▶ [Materials provided]
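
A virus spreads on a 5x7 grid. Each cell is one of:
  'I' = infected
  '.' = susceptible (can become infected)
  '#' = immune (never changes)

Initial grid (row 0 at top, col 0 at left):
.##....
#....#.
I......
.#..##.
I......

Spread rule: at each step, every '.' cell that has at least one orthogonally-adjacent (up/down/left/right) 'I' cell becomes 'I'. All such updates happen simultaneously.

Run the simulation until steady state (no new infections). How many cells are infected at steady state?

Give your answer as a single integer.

Step 0 (initial): 2 infected
Step 1: +3 new -> 5 infected
Step 2: +3 new -> 8 infected
Step 3: +4 new -> 12 infected
Step 4: +4 new -> 16 infected
Step 5: +4 new -> 20 infected
Step 6: +3 new -> 23 infected
Step 7: +3 new -> 26 infected
Step 8: +1 new -> 27 infected
Step 9: +0 new -> 27 infected

Answer: 27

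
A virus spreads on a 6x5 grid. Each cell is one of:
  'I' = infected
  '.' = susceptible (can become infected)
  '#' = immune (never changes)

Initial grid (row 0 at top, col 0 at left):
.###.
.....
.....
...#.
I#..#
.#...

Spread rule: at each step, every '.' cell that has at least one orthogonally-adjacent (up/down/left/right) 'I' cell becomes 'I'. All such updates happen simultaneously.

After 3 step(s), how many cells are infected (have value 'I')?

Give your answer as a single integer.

Answer: 8

Derivation:
Step 0 (initial): 1 infected
Step 1: +2 new -> 3 infected
Step 2: +2 new -> 5 infected
Step 3: +3 new -> 8 infected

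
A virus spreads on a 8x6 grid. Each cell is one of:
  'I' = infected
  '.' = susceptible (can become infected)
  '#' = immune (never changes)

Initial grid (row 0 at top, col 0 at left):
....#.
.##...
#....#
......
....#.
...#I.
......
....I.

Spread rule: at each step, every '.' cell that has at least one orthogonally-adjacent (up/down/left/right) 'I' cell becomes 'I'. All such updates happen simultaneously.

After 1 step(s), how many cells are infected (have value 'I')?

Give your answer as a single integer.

Step 0 (initial): 2 infected
Step 1: +4 new -> 6 infected

Answer: 6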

▶ [Work instruction]
Show the lines above that include "spreads".

▶ [Result of this exercise]
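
A virus spreads on a 5x7 grid. Each cell is one of:
A virus spreads on a 6x5 grid. Each cell is one of:
A virus spreads on a 8x6 grid. Each cell is one of: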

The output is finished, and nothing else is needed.